* **What to work on**
Your answer must be an exact copy of the records below.

* **Data records**
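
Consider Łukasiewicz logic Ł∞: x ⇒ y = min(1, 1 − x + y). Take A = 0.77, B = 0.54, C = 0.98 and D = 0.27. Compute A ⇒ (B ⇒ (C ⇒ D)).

0.98

C ⇒ D = min(1, 1 − 0.98 + 0.27) = min(1, 0.29) = 0.29
B ⇒ (C ⇒ D) = min(1, 1 − 0.54 + 0.29) = min(1, 0.75) = 0.75
A ⇒ (B ⇒ (C ⇒ D)) = min(1, 1 − 0.77 + 0.75) = min(1, 0.98) = 0.98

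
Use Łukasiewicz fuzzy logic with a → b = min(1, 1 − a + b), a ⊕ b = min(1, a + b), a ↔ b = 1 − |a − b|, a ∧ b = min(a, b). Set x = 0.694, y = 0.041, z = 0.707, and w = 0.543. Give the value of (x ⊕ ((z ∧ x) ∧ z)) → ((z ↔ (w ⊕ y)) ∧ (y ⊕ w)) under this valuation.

z ∧ x = min(0.707, 0.694) = 0.694
(z ∧ x) ∧ z = min(0.694, 0.707) = 0.694
x ⊕ ((z ∧ x) ∧ z) = min(1, 0.694 + 0.694) = min(1, 1.388) = 1.000
w ⊕ y = min(1, 0.543 + 0.041) = min(1, 0.584) = 0.584
z ↔ (w ⊕ y) = 1 − |0.707 − 0.584| = 1 − 0.123 = 0.877
y ⊕ w = min(1, 0.041 + 0.543) = min(1, 0.584) = 0.584
(z ↔ (w ⊕ y)) ∧ (y ⊕ w) = min(0.877, 0.584) = 0.584
(x ⊕ ((z ∧ x) ∧ z)) → ((z ↔ (w ⊕ y)) ∧ (y ⊕ w)) = min(1, 1 − 1.000 + 0.584) = min(1, 0.584) = 0.584

0.584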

* **Task solution**
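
Consider Łukasiewicz logic Ł∞: x ⇒ y = min(1, 1 − x + y). Take A = 0.77, B = 0.54, C = 0.98 and D = 0.27. Compute A ⇒ (B ⇒ (C ⇒ D)).

0.98

C ⇒ D = min(1, 1 − 0.98 + 0.27) = min(1, 0.29) = 0.29
B ⇒ (C ⇒ D) = min(1, 1 − 0.54 + 0.29) = min(1, 0.75) = 0.75
A ⇒ (B ⇒ (C ⇒ D)) = min(1, 1 − 0.77 + 0.75) = min(1, 0.98) = 0.98

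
Use Łukasiewicz fuzzy logic with a → b = min(1, 1 − a + b), a ⊕ b = min(1, a + b), a ↔ b = 1 − |a − b|, a ∧ b = min(a, b). Set x = 0.694, y = 0.041, z = 0.707, and w = 0.543. Give the value of (x ⊕ ((z ∧ x) ∧ z)) → ((z ↔ (w ⊕ y)) ∧ (y ⊕ w)) under this valuation.

z ∧ x = min(0.707, 0.694) = 0.694
(z ∧ x) ∧ z = min(0.694, 0.707) = 0.694
x ⊕ ((z ∧ x) ∧ z) = min(1, 0.694 + 0.694) = min(1, 1.388) = 1.000
w ⊕ y = min(1, 0.543 + 0.041) = min(1, 0.584) = 0.584
z ↔ (w ⊕ y) = 1 − |0.707 − 0.584| = 1 − 0.123 = 0.877
y ⊕ w = min(1, 0.041 + 0.543) = min(1, 0.584) = 0.584
(z ↔ (w ⊕ y)) ∧ (y ⊕ w) = min(0.877, 0.584) = 0.584
(x ⊕ ((z ∧ x) ∧ z)) → ((z ↔ (w ⊕ y)) ∧ (y ⊕ w)) = min(1, 1 − 1.000 + 0.584) = min(1, 0.584) = 0.584

0.584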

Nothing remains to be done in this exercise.